=== INFORMATION GIVEN ===
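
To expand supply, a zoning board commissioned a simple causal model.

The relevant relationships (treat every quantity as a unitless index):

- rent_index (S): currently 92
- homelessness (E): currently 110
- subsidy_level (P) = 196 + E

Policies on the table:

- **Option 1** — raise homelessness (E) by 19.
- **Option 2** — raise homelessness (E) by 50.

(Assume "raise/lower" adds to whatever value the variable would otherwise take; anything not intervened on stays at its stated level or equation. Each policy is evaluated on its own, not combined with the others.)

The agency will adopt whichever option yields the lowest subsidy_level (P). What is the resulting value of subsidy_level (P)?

325

Option 1 (E + 19):
  E = 110 + 19 = 129
  P = 196 + 129 = 325
Option 2 (E + 50):
  E = 110 + 50 = 160
  P = 196 + 160 = 356
Comparing — Option 1: P=325, Option 2: P=356. Lowest is 325 (Option 1).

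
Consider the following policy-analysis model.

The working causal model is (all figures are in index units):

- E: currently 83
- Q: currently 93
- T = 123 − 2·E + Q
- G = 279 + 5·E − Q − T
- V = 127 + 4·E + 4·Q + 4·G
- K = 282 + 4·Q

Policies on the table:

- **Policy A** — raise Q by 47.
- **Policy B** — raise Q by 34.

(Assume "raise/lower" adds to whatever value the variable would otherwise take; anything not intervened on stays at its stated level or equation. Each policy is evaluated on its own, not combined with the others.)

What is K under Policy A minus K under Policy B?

Policy A (Q + 47):
  Q = 93 + 47 = 140
  K = 282 + 4·140 = 842
Policy B (Q + 34):
  Q = 93 + 34 = 127
  K = 282 + 4·127 = 790
K: 842 − 790 = 52

52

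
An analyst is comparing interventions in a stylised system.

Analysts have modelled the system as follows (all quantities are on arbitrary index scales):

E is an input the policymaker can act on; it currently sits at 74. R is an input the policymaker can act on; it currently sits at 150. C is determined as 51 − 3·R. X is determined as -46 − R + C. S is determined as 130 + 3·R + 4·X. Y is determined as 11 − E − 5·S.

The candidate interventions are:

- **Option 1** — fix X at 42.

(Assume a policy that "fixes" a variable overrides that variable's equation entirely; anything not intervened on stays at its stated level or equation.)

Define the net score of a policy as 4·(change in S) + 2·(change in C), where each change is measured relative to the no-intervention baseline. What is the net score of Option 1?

10192

Baseline:
  R = 150
  C = 51 − 3·150 = -399
  X = -46 − 150 + (-399) = -595
  S = 130 + 3·150 + 4·(-595) = -1800
Option 1 (X := 42):
  R = 150
  C = 51 − 3·150 = -399
  X = 42
  S = 130 + 3·150 + 4·42 = 748
ΔS = 748 − (-1800) = 2548; ΔC = -399 − (-399) = 0
Score = 4·2548 + 2·0 = 10192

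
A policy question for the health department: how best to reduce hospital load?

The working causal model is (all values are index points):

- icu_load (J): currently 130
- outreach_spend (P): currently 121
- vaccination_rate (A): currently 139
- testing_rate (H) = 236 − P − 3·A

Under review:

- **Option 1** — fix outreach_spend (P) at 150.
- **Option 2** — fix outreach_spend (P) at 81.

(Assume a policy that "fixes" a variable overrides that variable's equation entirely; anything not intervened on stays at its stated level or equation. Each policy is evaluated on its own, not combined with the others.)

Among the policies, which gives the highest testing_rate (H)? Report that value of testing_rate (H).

Option 1 (P := 150):
  P = 150
  A = 139
  H = 236 − 150 − 3·139 = -331
Option 2 (P := 81):
  P = 81
  A = 139
  H = 236 − 81 − 3·139 = -262
Comparing — Option 1: H=-331, Option 2: H=-262. Highest is -262 (Option 2).

-262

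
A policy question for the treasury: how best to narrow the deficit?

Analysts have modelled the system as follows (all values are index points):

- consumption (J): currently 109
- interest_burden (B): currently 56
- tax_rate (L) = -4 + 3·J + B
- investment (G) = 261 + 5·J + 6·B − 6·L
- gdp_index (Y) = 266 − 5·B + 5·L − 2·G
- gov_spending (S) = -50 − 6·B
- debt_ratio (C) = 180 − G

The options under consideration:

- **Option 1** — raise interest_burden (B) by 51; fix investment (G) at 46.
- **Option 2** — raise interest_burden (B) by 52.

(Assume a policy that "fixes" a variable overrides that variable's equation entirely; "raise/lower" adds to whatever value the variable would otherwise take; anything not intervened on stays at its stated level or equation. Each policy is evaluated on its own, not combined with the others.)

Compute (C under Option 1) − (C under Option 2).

-1178

Option 1 (B + 51, G := 46):
  J = 109
  B = 56 + 51 = 107
  L = -4 + 3·109 + 107 = 430
  G = 46
  C = 180 − 46 = 134
Option 2 (B + 52):
  J = 109
  B = 56 + 52 = 108
  L = -4 + 3·109 + 108 = 431
  G = 261 + 5·109 + 6·108 − 6·431 = -1132
  C = 180 − (-1132) = 1312
C: 134 − 1312 = -1178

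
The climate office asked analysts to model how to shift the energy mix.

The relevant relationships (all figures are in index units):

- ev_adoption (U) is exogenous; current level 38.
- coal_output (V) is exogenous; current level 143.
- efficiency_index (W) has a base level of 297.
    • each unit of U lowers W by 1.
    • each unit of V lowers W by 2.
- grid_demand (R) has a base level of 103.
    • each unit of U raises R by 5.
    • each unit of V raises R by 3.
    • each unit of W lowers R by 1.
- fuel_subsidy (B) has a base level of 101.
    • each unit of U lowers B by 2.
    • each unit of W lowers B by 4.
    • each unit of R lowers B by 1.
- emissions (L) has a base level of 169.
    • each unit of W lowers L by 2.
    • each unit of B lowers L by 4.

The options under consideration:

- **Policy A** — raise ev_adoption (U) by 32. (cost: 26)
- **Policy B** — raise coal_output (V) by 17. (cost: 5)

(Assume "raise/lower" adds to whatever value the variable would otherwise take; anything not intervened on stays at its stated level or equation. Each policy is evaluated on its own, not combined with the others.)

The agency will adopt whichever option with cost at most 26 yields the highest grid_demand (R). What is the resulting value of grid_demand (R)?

941

Policy A (U + 32):
  U = 38 + 32 = 70
  V = 143
  W = 297 − 70 − 2·143 = -59
  R = 103 + 5·70 + 3·143 − (-59) = 941
Policy B (V + 17):
  U = 38
  V = 143 + 17 = 160
  W = 297 − 38 − 2·160 = -61
  R = 103 + 5·38 + 3·160 − (-61) = 834
Comparing — Policy A: R=941, Policy B: R=834. Highest is 941 (Policy A).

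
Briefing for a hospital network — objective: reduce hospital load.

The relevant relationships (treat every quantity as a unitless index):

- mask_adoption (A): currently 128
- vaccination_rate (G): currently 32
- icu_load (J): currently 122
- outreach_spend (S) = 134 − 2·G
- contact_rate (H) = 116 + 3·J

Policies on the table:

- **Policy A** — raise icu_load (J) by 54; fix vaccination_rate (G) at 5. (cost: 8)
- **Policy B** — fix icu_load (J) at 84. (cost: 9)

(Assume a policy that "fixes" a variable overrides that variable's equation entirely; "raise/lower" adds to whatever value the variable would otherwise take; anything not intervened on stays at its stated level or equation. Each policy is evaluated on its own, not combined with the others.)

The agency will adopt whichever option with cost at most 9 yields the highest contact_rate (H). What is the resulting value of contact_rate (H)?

Policy A (J + 54, G := 5):
  J = 122 + 54 = 176
  H = 116 + 3·176 = 644
Policy B (J := 84):
  J = 84
  H = 116 + 3·84 = 368
Comparing — Policy A: H=644, Policy B: H=368. Highest is 644 (Policy A).

644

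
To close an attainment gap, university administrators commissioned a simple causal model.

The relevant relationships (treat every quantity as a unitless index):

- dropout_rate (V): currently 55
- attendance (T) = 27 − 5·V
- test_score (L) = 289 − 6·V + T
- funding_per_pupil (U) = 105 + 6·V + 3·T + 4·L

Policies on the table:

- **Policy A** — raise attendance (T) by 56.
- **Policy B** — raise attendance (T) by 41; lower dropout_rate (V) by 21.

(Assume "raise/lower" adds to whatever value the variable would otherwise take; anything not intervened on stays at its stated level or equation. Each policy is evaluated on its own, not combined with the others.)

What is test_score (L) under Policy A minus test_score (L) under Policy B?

-216

Policy A (T + 56):
  V = 55
  T = 27 − 5·55 (+56 from intervention) = -192
  L = 289 − 6·55 + (-192) = -233
Policy B (T + 41, V − 21):
  V = 55 − 21 = 34
  T = 27 − 5·34 (+41 from intervention) = -102
  L = 289 − 6·34 + (-102) = -17
L: -233 − (-17) = -216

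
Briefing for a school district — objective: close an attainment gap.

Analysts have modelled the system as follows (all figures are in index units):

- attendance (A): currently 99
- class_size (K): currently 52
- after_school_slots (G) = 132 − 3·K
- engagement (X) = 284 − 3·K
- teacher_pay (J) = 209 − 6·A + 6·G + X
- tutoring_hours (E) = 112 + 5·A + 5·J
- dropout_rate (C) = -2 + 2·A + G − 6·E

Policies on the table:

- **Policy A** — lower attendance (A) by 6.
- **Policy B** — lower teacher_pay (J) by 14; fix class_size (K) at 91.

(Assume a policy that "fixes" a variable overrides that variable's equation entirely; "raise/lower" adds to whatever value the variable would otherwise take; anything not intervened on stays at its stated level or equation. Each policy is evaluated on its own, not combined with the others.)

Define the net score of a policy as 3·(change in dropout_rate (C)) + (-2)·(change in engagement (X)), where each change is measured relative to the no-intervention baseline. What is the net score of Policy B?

Baseline:
  A = 99
  K = 52
  G = 132 − 3·52 = -24
  X = 284 − 3·52 = 128
  J = 209 − 6·99 + 6·(-24) + 128 = -401
  E = 112 + 5·99 + 5·(-401) = -1398
  C = -2 + 2·99 + (-24) − 6·(-1398) = 8560
Policy B (J − 14, K := 91):
  A = 99
  K = 91
  G = 132 − 3·91 = -141
  X = 284 − 3·91 = 11
  J = 209 − 6·99 + 6·(-141) + 11 (−14 from intervention) = -1234
  E = 112 + 5·99 + 5·(-1234) = -5563
  C = -2 + 2·99 + (-141) − 6·(-5563) = 33433
ΔC = 33433 − 8560 = 24873; ΔX = 11 − 128 = -117
Score = 3·24873 + (-2)·(-117) = 74853

74853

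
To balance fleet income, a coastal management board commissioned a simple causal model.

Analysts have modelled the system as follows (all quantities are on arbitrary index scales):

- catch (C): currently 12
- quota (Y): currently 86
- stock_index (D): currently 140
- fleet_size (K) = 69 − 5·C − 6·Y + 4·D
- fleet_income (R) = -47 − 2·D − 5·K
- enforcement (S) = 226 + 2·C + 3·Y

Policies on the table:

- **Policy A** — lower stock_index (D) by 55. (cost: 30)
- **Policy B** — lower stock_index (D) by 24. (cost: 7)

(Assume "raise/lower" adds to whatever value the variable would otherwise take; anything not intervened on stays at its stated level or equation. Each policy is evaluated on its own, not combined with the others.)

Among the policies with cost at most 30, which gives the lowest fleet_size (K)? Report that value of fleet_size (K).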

=== WORK ITEM ===
Report each line of the data in which "causal" occurs.

=== OUTPUT OF THE TASK ===
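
To expand supply, a zoning board commissioned a simple causal model.
The working causal model is (all figures are in index units):
The working causal model is (all values are index points):
To close an attainment gap, university administrators commissioned a simple causal model.
To balance fleet income, a coastal management board commissioned a simple causal model.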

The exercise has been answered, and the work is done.